**Work request**
Return all lines of the listing below that carry the word "following".

**Dataset content**
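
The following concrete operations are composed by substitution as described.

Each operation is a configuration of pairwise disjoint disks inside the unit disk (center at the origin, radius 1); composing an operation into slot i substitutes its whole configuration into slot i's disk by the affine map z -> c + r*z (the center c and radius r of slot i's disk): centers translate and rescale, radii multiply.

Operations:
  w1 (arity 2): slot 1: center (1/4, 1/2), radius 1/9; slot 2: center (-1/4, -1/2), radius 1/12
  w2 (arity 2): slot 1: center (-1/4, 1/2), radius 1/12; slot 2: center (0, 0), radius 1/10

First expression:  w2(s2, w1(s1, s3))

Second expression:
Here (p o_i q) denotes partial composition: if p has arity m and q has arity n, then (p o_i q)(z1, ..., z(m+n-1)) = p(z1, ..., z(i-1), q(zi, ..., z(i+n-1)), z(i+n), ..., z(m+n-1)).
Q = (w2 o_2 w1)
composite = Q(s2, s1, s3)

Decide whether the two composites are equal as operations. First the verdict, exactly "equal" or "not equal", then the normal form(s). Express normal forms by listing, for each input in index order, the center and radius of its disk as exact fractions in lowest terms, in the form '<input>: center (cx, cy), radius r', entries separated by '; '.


equal; the common form is s1: center (1/40, 1/20), radius 1/90; s2: center (-1/4, 1/2), radius 1/12; s3: center (-1/40, -1/20), radius 1/120

Normal form of the first expression: s1: center (1/40, 1/20), radius 1/90; s2: center (-1/4, 1/2), radius 1/12; s3: center (-1/40, -1/20), radius 1/120
Normal form of the second expression: s1: center (1/40, 1/20), radius 1/90; s2: center (-1/4, 1/2), radius 1/12; s3: center (-1/40, -1/20), radius 1/120
Same normal form: equal.


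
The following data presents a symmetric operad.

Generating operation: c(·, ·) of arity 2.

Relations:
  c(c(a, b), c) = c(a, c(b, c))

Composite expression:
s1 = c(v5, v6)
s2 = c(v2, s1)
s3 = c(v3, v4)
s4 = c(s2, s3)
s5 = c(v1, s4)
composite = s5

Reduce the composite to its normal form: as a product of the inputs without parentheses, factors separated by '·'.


Every regrouping of c is equal, so read the v-inputs in written order.
c(v5, v6) spells out as v5 · v6
c(v2, c(v5, v6)) spells out as v2 · v5 · v6
c(v3, v4) spells out as v3 · v4
c(c(v2, c(v5, v6)), c(v3, v4)) spells out as v2 · v5 · v6 · v3 · v4
c(v1, c(c(v2, c(v5, v6)), c(v3, v4))) spells out as v1 · v2 · v5 · v6 · v3 · v4

v1 · v2 · v5 · v6 · v3 · v4


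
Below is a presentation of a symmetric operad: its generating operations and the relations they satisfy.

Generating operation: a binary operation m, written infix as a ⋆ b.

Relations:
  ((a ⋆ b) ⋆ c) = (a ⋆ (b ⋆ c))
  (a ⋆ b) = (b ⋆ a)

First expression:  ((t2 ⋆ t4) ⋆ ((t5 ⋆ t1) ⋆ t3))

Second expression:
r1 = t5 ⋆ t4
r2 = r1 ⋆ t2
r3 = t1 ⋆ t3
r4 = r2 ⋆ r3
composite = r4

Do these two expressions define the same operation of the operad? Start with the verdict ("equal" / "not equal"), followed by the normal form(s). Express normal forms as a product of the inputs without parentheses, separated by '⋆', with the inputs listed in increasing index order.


equal; the common form is t1 ⋆ t2 ⋆ t3 ⋆ t4 ⋆ t5

In normal form, the first expression is t1 ⋆ t2 ⋆ t3 ⋆ t4 ⋆ t5
In normal form, the second expression is t1 ⋆ t2 ⋆ t3 ⋆ t4 ⋆ t5
The forms coincide; equal.


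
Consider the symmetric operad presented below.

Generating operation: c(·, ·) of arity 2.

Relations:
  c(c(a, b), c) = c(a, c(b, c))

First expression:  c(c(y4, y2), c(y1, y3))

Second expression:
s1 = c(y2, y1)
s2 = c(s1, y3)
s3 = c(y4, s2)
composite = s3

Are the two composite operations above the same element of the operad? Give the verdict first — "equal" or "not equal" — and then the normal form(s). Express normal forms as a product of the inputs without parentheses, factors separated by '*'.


Reducing the first expression gives y4 * y2 * y1 * y3
Reducing the second expression gives y4 * y2 * y1 * y3
Identical normal forms: equal.

equal: each reduces to y4 * y2 * y1 * y3


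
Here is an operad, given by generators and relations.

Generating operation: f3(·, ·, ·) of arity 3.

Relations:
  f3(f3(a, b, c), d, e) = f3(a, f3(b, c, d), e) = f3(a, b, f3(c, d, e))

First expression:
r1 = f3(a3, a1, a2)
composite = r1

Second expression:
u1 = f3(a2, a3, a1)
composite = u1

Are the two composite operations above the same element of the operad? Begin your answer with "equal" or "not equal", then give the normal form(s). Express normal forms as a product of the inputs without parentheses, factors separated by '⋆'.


not equal: they reduce to a3 ⋆ a1 ⋆ a2 and a2 ⋆ a3 ⋆ a1

The first composite normalizes to a3 ⋆ a1 ⋆ a2
The second composite normalizes to a2 ⋆ a3 ⋆ a1
Distinct normal forms: not equal.


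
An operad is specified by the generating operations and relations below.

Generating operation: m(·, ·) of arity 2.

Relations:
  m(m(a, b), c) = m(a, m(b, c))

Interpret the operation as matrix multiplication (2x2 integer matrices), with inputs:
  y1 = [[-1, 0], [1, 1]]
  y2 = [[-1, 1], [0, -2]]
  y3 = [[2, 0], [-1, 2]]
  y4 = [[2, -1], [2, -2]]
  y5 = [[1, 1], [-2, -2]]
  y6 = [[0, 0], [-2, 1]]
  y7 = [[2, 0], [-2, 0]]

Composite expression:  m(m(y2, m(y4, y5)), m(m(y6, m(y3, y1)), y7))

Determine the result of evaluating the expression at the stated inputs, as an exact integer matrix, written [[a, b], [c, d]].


[[20, 0], [-120, 0]]


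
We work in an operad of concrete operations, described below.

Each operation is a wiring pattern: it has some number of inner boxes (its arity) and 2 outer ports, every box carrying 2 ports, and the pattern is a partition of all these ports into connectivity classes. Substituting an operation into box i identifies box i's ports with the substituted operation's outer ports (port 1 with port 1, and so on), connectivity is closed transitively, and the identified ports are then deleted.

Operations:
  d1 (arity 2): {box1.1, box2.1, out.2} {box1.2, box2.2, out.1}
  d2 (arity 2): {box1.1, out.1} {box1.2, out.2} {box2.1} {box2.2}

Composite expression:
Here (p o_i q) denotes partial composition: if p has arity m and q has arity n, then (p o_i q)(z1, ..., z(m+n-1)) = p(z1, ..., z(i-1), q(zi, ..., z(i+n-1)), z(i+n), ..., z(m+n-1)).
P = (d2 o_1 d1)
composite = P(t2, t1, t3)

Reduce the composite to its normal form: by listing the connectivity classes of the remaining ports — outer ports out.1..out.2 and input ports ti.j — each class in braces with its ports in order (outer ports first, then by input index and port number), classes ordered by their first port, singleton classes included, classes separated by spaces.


{out.1, t1.2, t2.2} {out.2, t1.1, t2.1} {t3.1} {t3.2}

Reachability decides: close wires over d2-identified ports.
d1 over (t2, t1) gives {out.1, t1.2, t2.2} {out.2, t1.1, t2.1}, out.j being that stage's outer ports
d2 over (t2, t1, t3) gives {out.1, t1.2, t2.2} {out.2, t1.1, t2.1} {t3.1} {t3.2}, out.j being that stage's outer ports


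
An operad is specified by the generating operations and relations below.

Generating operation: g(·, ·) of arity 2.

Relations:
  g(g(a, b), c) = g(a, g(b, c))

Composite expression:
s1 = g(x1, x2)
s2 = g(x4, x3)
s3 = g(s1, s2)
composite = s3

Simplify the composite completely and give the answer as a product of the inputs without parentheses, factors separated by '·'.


Associativity of g dissolves the nesting; only the x-input order survives.
g(x1, x2) collapses to x1 · x2
g(x4, x3) collapses to x4 · x3
g(g(x1, x2), g(x4, x3)) collapses to x1 · x2 · x4 · x3

x1 · x2 · x4 · x3


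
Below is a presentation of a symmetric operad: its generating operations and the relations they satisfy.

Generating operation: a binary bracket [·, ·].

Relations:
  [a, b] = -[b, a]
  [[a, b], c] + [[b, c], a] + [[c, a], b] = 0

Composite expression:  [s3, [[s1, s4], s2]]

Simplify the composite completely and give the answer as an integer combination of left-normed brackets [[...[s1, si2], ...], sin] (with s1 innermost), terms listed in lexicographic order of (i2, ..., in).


-[[[s1, s4], s2], s3]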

**Exercise response**
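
The following concrete operations are composed by substitution as described.
The following data presents a symmetric operad.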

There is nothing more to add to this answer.